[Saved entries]
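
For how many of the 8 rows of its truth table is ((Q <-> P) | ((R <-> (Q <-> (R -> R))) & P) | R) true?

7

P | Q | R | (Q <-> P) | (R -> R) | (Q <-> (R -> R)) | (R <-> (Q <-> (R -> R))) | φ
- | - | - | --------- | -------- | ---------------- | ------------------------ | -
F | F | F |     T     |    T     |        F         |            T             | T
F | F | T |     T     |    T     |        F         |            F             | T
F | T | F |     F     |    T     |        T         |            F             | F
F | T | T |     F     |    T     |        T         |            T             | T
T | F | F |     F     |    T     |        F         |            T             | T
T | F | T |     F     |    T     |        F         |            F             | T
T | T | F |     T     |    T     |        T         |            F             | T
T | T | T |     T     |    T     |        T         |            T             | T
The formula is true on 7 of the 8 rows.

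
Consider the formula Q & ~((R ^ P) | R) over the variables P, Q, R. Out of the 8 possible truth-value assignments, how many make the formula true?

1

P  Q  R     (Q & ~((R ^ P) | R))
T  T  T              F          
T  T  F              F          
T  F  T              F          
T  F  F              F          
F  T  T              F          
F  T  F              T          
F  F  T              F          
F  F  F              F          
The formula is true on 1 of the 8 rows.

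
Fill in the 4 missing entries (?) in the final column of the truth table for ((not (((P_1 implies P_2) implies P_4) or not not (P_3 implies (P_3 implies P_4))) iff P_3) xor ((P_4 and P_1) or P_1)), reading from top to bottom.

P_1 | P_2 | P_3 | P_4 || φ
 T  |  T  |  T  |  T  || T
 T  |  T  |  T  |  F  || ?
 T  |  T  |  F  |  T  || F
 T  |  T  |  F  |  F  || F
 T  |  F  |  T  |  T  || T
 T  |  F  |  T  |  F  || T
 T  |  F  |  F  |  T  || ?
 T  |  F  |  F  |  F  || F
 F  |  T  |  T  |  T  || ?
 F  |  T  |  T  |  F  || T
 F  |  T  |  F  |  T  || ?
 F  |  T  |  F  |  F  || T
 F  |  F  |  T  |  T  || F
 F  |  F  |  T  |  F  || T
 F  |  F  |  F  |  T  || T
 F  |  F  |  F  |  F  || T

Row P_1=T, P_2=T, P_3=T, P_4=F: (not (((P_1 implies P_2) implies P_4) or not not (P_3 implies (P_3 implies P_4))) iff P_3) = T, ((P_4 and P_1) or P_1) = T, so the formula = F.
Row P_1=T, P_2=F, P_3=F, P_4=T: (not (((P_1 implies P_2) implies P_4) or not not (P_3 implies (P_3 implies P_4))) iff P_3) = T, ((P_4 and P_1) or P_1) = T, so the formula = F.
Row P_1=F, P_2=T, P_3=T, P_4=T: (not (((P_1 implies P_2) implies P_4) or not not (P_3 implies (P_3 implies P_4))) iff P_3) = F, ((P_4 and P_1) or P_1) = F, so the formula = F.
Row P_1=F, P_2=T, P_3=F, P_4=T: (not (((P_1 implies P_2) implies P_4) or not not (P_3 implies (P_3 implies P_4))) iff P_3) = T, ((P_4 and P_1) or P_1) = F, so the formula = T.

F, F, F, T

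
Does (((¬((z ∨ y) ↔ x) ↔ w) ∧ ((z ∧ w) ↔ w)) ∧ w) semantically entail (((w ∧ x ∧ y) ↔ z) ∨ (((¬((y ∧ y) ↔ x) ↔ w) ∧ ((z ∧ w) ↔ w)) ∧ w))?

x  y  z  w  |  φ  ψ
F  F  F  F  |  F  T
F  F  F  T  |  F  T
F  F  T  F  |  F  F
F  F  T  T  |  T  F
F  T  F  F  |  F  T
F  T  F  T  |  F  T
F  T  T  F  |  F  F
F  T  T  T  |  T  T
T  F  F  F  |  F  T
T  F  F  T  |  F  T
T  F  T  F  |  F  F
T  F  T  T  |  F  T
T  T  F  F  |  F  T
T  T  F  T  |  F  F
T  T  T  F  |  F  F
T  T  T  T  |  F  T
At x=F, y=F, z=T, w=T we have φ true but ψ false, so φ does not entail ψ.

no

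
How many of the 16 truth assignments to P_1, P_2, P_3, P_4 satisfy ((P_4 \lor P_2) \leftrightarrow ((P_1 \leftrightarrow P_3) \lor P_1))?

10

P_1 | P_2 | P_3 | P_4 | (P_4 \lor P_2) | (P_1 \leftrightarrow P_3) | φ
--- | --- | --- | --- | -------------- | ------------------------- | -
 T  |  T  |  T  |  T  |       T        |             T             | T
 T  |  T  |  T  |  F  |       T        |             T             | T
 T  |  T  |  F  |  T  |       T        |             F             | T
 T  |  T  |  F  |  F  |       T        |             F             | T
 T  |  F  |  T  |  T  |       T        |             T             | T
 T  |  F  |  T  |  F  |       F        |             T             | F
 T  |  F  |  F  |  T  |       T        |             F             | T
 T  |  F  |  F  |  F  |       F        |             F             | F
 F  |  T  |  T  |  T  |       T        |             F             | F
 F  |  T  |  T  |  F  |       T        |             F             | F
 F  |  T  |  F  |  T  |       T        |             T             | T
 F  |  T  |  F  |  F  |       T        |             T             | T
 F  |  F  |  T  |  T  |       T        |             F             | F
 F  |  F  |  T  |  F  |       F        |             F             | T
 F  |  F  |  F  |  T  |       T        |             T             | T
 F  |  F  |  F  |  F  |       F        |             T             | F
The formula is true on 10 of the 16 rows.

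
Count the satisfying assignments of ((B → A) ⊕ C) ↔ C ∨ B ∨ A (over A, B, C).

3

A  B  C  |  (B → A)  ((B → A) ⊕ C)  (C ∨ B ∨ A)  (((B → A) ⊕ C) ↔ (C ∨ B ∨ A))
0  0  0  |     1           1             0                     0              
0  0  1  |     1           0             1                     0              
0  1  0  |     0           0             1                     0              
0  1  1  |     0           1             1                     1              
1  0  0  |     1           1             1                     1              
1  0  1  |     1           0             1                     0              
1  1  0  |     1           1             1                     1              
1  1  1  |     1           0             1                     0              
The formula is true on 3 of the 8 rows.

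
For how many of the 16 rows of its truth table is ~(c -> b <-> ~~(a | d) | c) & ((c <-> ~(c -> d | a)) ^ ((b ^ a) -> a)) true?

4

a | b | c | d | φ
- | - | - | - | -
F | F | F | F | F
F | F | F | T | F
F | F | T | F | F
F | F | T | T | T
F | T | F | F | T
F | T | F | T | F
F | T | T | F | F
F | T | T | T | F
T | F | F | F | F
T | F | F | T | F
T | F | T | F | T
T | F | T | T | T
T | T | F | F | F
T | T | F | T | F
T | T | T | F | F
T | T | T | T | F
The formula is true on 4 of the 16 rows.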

---

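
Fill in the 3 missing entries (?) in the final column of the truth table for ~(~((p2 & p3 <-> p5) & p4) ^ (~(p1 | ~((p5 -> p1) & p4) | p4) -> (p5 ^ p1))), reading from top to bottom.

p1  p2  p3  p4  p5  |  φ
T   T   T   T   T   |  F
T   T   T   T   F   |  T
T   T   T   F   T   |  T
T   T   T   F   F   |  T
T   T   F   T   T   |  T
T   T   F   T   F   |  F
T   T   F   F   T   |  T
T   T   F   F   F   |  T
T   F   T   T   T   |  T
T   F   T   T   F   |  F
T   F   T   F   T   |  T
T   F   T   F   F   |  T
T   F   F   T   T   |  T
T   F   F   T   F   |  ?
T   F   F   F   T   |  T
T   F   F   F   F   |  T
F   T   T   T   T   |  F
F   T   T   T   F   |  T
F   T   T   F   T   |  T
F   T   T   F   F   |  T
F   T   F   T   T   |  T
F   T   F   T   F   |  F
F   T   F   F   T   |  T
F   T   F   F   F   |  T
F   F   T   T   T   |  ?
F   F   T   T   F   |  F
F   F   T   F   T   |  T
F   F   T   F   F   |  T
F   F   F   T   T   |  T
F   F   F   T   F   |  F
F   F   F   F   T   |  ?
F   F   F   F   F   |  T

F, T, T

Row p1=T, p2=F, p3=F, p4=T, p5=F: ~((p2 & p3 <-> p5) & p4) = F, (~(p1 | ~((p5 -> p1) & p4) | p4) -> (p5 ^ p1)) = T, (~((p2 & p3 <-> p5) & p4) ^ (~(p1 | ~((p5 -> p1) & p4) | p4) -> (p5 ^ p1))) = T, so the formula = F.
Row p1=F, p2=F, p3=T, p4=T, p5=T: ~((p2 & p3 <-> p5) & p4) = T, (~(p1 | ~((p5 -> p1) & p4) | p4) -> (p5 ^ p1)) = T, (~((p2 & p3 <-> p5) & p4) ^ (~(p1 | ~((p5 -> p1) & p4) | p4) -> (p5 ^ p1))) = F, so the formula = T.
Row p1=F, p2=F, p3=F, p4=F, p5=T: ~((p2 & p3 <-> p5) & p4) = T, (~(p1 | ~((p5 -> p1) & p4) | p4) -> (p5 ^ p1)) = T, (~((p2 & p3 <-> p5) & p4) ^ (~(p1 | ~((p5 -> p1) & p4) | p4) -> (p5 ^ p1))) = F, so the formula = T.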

(What you have to do) Extract every line from the records above that contains the word "Fill".

(The completed task)
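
Fill in the 4 missing entries (?) in the final column of the truth table for ((not (((P_1 implies P_2) implies P_4) or not not (P_3 implies (P_3 implies P_4))) iff P_3) xor ((P_4 and P_1) or P_1)), reading from top to bottom.
Fill in the 3 missing entries (?) in the final column of the truth table for ~(~((p2 & p3 <-> p5) & p4) ^ (~(p1 | ~((p5 -> p1) & p4) | p4) -> (p5 ^ p1))), reading from top to bottom.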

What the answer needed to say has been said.